Supplied material below:
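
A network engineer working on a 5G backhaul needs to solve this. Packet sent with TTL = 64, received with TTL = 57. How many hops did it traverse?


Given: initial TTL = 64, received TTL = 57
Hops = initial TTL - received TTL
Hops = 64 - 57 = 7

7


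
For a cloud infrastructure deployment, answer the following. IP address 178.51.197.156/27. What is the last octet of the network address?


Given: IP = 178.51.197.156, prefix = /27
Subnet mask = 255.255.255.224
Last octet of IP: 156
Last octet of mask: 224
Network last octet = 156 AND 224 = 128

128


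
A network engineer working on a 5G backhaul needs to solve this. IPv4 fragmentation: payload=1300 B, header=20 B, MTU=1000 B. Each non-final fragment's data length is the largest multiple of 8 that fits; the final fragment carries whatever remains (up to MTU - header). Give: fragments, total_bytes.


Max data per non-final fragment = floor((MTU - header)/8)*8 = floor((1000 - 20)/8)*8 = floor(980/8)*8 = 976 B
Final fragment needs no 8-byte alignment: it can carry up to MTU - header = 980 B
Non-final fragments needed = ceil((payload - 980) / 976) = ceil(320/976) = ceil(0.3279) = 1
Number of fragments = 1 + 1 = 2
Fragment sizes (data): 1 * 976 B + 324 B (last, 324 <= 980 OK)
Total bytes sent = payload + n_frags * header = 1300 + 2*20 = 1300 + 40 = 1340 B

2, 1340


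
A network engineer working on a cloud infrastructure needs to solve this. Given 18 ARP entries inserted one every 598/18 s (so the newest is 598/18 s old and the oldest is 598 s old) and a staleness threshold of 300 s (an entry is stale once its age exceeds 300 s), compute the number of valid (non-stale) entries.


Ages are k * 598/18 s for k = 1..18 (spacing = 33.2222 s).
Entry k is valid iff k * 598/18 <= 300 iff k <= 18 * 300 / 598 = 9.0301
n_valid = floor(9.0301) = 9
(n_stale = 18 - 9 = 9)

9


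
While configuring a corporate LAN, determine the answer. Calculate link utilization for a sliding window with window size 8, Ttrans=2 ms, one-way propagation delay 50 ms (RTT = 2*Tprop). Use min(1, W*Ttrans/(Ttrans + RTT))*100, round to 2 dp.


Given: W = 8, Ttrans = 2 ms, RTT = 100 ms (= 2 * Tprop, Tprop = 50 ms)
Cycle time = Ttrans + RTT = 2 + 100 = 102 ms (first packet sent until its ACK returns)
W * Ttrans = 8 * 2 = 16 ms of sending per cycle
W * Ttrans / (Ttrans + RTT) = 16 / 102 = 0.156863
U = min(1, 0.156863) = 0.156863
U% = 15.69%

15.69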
End of Supplied material.
• [The task] Each record is to be retyped exactly as written.

• [Task answer]
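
A network engineer working on a 5G backhaul needs to solve this. Packet sent with TTL = 64, received with TTL = 57. How many hops did it traverse?


Given: initial TTL = 64, received TTL = 57
Hops = initial TTL - received TTL
Hops = 64 - 57 = 7

7


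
For a cloud infrastructure deployment, answer the following. IP address 178.51.197.156/27. What is the last octet of the network address?


Given: IP = 178.51.197.156, prefix = /27
Subnet mask = 255.255.255.224
Last octet of IP: 156
Last octet of mask: 224
Network last octet = 156 AND 224 = 128

128


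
A network engineer working on a 5G backhaul needs to solve this. IPv4 fragmentation: payload=1300 B, header=20 B, MTU=1000 B. Each non-final fragment's data length is the largest multiple of 8 that fits; the final fragment carries whatever remains (up to MTU - header). Give: fragments, total_bytes.


Max data per non-final fragment = floor((MTU - header)/8)*8 = floor((1000 - 20)/8)*8 = floor(980/8)*8 = 976 B
Final fragment needs no 8-byte alignment: it can carry up to MTU - header = 980 B
Non-final fragments needed = ceil((payload - 980) / 976) = ceil(320/976) = ceil(0.3279) = 1
Number of fragments = 1 + 1 = 2
Fragment sizes (data): 1 * 976 B + 324 B (last, 324 <= 980 OK)
Total bytes sent = payload + n_frags * header = 1300 + 2*20 = 1300 + 40 = 1340 B

2, 1340


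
A network engineer working on a cloud infrastructure needs to solve this. Given 18 ARP entries inserted one every 598/18 s (so the newest is 598/18 s old and the oldest is 598 s old) and a staleness threshold of 300 s (an entry is stale once its age exceeds 300 s), compute the number of valid (non-stale) entries.


Ages are k * 598/18 s for k = 1..18 (spacing = 33.2222 s).
Entry k is valid iff k * 598/18 <= 300 iff k <= 18 * 300 / 598 = 9.0301
n_valid = floor(9.0301) = 9
(n_stale = 18 - 9 = 9)

9


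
While configuring a corporate LAN, determine the answer. Calculate link utilization for a sliding window with window size 8, Ttrans=2 ms, one-way propagation delay 50 ms (RTT = 2*Tprop). Use min(1, W*Ttrans/(Ttrans + RTT))*100, round to 2 dp.


Given: W = 8, Ttrans = 2 ms, RTT = 100 ms (= 2 * Tprop, Tprop = 50 ms)
Cycle time = Ttrans + RTT = 2 + 100 = 102 ms (first packet sent until its ACK returns)
W * Ttrans = 8 * 2 = 16 ms of sending per cycle
W * Ttrans / (Ttrans + RTT) = 16 / 102 = 0.156863
U = min(1, 0.156863) = 0.156863
U% = 15.69%

15.69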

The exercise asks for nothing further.